TASK TO CARRY OUT: Within the entries below, find the portion that opens with the line containing "What is (99" and closes with the line containing "Answer: 27/8 ≈ 3.3750". Retype that portion exactly and only.

DATASET RECORDS:
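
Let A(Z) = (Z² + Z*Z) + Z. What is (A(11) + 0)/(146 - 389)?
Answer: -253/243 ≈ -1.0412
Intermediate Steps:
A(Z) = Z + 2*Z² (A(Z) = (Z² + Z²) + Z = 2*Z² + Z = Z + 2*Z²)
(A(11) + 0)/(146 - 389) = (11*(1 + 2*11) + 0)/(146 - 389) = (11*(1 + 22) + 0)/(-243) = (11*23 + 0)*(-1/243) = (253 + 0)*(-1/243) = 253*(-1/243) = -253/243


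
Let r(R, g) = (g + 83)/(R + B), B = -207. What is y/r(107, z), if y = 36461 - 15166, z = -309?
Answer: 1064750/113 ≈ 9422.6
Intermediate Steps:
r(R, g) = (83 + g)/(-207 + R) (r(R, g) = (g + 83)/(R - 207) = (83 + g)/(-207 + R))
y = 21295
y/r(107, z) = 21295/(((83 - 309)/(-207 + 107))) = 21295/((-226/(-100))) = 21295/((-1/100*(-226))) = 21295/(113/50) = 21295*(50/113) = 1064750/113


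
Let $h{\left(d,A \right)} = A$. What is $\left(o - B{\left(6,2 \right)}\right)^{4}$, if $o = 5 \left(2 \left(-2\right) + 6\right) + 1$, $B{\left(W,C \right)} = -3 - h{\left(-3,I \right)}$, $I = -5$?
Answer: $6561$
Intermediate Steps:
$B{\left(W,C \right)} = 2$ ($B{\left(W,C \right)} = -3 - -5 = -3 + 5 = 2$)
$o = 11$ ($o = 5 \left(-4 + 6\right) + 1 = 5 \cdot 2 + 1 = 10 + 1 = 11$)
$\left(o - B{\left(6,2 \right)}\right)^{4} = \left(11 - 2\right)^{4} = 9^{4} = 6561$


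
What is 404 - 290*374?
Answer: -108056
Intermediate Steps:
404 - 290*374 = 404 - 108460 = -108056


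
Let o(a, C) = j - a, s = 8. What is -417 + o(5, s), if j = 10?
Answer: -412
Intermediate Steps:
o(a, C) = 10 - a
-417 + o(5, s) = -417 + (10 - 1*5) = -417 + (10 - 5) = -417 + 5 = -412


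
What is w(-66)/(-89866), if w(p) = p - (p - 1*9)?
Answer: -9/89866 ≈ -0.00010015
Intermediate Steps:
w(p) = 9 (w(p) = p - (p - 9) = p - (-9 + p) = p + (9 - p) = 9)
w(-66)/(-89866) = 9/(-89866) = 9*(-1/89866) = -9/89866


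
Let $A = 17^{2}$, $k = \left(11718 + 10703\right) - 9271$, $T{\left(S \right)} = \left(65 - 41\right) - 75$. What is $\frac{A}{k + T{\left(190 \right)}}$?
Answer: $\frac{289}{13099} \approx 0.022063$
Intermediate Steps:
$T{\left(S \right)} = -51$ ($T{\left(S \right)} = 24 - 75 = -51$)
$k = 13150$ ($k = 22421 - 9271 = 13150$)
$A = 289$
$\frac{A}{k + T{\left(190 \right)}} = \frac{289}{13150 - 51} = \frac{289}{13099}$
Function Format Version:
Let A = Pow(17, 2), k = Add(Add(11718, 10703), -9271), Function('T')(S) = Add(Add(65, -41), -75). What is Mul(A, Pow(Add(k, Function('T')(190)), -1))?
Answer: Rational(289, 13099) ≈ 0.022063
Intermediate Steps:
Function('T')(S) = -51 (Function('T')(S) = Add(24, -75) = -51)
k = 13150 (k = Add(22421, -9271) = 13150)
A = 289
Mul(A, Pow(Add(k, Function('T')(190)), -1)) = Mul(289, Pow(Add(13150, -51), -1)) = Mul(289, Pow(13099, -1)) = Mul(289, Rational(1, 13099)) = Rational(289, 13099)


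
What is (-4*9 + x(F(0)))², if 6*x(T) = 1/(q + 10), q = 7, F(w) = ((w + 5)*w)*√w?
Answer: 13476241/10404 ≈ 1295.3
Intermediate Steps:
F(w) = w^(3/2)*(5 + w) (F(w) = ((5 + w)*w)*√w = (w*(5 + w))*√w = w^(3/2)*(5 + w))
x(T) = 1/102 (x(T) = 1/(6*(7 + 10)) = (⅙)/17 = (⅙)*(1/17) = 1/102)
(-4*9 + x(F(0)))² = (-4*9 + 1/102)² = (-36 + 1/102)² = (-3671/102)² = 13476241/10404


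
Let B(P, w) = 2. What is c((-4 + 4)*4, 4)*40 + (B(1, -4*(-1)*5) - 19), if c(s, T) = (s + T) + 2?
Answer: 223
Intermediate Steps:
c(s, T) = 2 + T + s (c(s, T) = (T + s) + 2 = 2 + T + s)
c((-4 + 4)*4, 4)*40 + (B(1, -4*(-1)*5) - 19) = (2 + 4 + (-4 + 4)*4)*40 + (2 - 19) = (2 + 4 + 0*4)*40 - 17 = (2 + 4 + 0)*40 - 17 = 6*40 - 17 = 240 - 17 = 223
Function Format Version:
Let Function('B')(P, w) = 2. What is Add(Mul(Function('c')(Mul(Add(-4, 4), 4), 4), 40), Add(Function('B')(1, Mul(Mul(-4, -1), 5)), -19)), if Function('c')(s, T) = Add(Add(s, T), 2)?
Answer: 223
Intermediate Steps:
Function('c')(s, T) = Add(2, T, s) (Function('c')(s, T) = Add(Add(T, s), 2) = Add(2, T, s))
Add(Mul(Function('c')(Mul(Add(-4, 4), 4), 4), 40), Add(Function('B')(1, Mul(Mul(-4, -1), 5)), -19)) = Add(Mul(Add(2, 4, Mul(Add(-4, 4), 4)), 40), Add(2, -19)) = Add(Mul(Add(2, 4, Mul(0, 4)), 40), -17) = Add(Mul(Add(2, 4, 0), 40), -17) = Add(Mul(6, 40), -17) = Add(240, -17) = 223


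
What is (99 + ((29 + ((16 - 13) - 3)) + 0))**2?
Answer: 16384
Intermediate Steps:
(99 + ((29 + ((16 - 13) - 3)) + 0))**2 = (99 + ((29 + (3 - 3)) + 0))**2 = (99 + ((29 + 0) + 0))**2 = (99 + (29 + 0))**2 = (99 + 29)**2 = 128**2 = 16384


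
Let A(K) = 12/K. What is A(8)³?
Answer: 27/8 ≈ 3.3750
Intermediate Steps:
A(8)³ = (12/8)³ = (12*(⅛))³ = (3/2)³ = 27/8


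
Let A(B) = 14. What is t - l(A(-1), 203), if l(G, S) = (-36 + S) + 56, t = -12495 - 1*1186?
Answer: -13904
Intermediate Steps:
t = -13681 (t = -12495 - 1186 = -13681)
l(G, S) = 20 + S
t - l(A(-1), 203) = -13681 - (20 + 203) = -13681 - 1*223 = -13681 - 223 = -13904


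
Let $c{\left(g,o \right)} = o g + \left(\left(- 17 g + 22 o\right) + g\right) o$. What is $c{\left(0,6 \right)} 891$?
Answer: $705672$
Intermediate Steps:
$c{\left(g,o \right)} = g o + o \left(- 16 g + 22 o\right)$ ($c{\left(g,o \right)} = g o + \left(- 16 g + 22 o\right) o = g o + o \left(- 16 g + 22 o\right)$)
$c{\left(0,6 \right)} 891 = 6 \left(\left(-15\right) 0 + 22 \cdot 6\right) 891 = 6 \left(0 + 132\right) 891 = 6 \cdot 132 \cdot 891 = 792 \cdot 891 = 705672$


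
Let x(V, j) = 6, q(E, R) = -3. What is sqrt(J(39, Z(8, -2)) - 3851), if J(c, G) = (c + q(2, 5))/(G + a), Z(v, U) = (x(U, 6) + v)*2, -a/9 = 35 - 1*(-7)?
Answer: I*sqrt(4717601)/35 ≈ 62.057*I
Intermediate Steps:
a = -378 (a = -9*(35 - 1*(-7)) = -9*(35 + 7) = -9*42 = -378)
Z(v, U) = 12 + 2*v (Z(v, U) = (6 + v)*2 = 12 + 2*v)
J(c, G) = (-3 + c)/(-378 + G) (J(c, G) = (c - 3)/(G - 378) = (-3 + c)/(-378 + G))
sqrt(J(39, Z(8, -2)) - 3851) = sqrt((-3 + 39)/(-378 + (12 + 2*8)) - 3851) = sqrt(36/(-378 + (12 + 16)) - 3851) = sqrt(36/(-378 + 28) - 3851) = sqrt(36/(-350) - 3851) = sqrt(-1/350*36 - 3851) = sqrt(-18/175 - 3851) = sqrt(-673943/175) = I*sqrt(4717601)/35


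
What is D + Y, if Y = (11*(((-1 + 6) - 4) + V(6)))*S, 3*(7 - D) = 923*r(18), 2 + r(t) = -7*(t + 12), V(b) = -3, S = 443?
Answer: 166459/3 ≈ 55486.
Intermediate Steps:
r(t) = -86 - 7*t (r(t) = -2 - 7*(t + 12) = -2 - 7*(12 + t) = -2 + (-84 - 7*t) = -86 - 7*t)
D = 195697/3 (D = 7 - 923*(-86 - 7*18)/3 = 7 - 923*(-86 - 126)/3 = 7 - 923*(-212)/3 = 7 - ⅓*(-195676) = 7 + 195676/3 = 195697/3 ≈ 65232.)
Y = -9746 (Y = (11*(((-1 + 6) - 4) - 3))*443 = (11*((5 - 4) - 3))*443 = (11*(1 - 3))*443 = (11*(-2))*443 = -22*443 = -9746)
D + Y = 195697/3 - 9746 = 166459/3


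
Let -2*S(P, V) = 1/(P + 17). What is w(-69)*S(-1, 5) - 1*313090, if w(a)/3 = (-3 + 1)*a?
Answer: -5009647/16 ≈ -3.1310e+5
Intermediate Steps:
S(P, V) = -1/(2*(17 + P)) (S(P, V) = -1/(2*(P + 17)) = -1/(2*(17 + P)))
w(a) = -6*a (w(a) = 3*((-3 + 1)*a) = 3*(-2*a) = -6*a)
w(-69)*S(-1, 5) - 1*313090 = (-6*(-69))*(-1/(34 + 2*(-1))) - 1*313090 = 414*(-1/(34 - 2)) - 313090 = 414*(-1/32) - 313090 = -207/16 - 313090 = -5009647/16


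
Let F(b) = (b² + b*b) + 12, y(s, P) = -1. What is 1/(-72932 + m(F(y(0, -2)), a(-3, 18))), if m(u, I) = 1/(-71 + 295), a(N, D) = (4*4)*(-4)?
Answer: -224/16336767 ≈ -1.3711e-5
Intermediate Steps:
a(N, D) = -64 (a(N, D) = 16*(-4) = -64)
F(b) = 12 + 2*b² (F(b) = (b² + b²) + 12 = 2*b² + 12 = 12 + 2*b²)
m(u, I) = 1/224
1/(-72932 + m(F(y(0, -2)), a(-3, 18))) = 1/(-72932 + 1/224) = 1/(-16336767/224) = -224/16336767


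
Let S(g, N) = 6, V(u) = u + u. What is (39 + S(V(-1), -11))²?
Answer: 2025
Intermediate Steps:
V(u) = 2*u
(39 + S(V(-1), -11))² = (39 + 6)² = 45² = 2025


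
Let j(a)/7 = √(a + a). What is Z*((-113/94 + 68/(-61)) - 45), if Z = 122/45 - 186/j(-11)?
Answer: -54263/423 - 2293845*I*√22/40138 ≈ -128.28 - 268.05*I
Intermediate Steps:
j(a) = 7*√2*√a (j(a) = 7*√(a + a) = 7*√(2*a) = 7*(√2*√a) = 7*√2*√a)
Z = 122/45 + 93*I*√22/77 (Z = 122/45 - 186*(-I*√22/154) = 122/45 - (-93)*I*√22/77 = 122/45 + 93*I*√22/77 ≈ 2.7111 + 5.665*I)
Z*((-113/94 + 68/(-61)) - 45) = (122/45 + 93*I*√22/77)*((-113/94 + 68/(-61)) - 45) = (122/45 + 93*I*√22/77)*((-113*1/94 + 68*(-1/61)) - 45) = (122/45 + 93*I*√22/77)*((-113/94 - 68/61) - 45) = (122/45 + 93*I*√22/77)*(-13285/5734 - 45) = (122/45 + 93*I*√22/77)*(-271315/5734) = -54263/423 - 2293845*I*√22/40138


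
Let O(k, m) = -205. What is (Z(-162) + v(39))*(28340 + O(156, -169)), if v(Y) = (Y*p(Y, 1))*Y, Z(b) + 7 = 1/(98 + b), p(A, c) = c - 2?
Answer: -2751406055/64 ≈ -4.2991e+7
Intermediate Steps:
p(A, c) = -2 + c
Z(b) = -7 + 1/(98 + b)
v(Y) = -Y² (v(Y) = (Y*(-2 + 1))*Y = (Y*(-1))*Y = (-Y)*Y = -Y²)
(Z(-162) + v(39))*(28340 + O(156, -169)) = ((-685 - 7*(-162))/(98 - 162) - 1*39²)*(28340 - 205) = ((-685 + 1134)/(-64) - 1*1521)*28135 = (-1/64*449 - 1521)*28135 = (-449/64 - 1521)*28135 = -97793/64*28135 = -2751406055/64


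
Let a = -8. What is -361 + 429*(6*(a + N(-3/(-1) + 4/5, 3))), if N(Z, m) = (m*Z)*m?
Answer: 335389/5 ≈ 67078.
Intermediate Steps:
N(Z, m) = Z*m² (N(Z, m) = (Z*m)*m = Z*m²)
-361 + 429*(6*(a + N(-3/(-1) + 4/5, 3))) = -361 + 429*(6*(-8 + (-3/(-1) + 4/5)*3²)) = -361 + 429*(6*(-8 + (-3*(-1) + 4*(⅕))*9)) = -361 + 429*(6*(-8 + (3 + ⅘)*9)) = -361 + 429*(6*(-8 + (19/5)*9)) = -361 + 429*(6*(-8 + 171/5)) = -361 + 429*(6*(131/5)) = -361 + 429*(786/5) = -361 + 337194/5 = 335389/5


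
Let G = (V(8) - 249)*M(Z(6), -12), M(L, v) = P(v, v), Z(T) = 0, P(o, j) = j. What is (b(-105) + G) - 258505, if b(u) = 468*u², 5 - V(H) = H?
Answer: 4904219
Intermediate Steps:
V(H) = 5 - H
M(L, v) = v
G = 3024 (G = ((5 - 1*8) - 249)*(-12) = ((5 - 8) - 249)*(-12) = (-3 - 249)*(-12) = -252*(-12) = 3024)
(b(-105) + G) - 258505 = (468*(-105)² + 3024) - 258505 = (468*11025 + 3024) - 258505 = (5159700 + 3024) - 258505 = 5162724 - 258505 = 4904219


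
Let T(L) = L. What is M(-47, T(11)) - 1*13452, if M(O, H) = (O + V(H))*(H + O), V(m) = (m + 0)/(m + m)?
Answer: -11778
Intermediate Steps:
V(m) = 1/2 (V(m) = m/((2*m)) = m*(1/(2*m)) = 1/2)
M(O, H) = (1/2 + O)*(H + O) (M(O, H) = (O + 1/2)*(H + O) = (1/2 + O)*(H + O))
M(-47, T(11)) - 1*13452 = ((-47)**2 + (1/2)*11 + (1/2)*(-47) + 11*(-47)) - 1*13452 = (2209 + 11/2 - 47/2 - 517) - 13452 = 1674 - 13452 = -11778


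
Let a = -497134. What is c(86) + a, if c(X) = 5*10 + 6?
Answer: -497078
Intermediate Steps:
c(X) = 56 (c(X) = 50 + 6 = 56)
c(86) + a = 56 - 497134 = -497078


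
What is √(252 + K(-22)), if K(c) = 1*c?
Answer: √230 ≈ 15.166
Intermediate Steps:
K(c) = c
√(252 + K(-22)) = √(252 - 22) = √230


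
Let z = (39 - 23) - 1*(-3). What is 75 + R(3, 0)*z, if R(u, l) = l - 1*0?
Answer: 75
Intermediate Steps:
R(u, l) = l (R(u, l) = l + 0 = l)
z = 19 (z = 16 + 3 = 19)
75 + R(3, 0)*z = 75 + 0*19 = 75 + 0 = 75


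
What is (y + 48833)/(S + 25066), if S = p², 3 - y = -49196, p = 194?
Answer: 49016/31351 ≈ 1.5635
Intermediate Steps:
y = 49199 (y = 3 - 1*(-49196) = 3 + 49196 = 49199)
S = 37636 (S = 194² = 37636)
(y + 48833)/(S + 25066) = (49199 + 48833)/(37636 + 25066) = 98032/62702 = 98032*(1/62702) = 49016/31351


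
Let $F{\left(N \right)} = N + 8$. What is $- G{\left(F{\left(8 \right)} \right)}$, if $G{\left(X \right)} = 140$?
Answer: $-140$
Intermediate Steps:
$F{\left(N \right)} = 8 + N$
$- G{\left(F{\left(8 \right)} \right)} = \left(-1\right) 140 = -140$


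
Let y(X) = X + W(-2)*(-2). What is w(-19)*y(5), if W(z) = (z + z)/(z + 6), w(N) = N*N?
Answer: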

SOLUTION:
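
What is (99 + ((29 + ((16 - 13) - 3)) + 0))**2?
Answer: 16384
Intermediate Steps:
(99 + ((29 + ((16 - 13) - 3)) + 0))**2 = (99 + ((29 + (3 - 3)) + 0))**2 = (99 + ((29 + 0) + 0))**2 = (99 + (29 + 0))**2 = (99 + 29)**2 = 128**2 = 16384


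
Let A(K) = 12/K. What is A(8)³?
Answer: 27/8 ≈ 3.3750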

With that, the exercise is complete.